WORK TASK: Reproduce every entry precisely as written.

Data items:

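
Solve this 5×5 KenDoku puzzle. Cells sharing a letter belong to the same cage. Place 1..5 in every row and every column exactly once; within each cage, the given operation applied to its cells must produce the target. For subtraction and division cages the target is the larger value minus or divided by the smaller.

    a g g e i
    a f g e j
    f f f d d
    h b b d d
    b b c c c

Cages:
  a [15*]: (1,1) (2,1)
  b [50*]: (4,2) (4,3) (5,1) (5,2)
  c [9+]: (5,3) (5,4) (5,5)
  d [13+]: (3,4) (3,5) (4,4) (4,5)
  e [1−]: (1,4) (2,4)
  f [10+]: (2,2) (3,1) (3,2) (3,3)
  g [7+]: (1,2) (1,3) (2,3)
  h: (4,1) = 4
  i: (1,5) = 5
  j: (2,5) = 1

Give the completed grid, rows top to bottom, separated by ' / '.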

EXERCISE RESPONSE:
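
Solve this 5×5 KenDoku puzzle. Cells sharing a letter belong to the same cage. Place 1..5 in every row and every column exactly once; within each cage, the given operation applied to its cells must produce the target. For subtraction and division cages the target is the larger value minus or divided by the smaller.

    a g g e i
    a f g e j
    f f f d d
    h b b d d
    b b c c c

Cages:
  a [15*]: (1,1) (2,1)
  b [50*]: (4,2) (4,3) (5,1) (5,2)
  c [9+]: (5,3) (5,4) (5,5)
  d [13+]: (3,4) (3,5) (4,4) (4,5)
  e [1−]: (1,4) (2,4)
  f [10+]: (2,2) (3,1) (3,2) (3,3)
  g [7+]: (1,2) (1,3) (2,3)
  h: (4,1) = 4
  i: (1,5) = 5
  j: (2,5) = 1

Give the completed grid, rows top to bottom, separated by ' / '.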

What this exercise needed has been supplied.